_THE TASK_:
The listing should be returned in its entirety, exactly as given.

_DATASET RECORDS_:

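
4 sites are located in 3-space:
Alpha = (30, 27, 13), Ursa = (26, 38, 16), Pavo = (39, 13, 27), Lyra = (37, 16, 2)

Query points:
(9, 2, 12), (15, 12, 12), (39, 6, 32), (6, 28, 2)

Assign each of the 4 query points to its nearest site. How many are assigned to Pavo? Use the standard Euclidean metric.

1

(9, 2, 12) — d² to each: Alpha:1067, Ursa:1601, Pavo:1246, Lyra:1080 → nearest is Alpha
(15, 12, 12) — d² to each: Alpha:451, Ursa:813, Pavo:802, Lyra:600 → nearest is Alpha
(39, 6, 32) — d² to each: Alpha:883, Ursa:1449, Pavo:74, Lyra:1004 → nearest is Pavo
(6, 28, 2) — d² to each: Alpha:698, Ursa:696, Pavo:1939, Lyra:1105 → nearest is Ursa
1 of the 4 points has Pavo as nearest.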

_RESULT BELOW_:
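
4 sites are located in 3-space:
Alpha = (30, 27, 13), Ursa = (26, 38, 16), Pavo = (39, 13, 27), Lyra = (37, 16, 2)

Query points:
(9, 2, 12), (15, 12, 12), (39, 6, 32), (6, 28, 2)

Assign each of the 4 query points to its nearest site. How many are assigned to Pavo? Use the standard Euclidean metric.

1

(9, 2, 12) — d² to each: Alpha:1067, Ursa:1601, Pavo:1246, Lyra:1080 → nearest is Alpha
(15, 12, 12) — d² to each: Alpha:451, Ursa:813, Pavo:802, Lyra:600 → nearest is Alpha
(39, 6, 32) — d² to each: Alpha:883, Ursa:1449, Pavo:74, Lyra:1004 → nearest is Pavo
(6, 28, 2) — d² to each: Alpha:698, Ursa:696, Pavo:1939, Lyra:1105 → nearest is Ursa
1 of the 4 points has Pavo as nearest.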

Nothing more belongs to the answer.